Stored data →

╭──

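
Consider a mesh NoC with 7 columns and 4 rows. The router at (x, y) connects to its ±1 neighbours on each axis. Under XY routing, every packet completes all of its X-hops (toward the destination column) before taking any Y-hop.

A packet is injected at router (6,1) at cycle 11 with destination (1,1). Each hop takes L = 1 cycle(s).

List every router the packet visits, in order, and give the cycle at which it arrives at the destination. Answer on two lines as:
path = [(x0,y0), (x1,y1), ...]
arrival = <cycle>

path = [(6,1), (5,1), (4,1), (3,1), (2,1), (1,1)]
arrival = 16

[0] x=6 y=1 t=11
[1] x=5 y=1 t=12 →W
[2] x=4 y=1 t=13 →W
[3] x=3 y=1 t=14 →W
[4] x=2 y=1 t=15 →W
[5] x=1 y=1 t=16 →W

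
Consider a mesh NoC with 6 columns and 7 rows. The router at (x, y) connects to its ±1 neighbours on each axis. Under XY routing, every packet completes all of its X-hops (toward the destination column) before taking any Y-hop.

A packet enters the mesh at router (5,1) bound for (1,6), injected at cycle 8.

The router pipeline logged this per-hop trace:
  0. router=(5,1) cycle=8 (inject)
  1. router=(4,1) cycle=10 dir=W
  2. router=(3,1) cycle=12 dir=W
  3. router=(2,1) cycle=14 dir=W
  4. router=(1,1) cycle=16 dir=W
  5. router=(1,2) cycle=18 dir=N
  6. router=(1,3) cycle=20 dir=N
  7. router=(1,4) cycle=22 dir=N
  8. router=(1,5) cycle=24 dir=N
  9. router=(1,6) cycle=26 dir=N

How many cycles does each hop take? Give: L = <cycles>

Δcyc across hop 0→1: 10 − 8 = 2.
Per-hop latency L = Δcyc = 2.

L = 2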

╰──

Required action →
Output an exact copy of the lines beginning at the one that holds "0. router=(5,1) cycle=8 (inject)" and running through the final line of the records.

Final answer →
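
  0. router=(5,1) cycle=8 (inject)
  1. router=(4,1) cycle=10 dir=W
  2. router=(3,1) cycle=12 dir=W
  3. router=(2,1) cycle=14 dir=W
  4. router=(1,1) cycle=16 dir=W
  5. router=(1,2) cycle=18 dir=N
  6. router=(1,3) cycle=20 dir=N
  7. router=(1,4) cycle=22 dir=N
  8. router=(1,5) cycle=24 dir=N
  9. router=(1,6) cycle=26 dir=N

How many cycles does each hop take? Give: L = <cycles>

Δcyc across hop 0→1: 10 − 8 = 2.
Per-hop latency L = Δcyc = 2.

L = 2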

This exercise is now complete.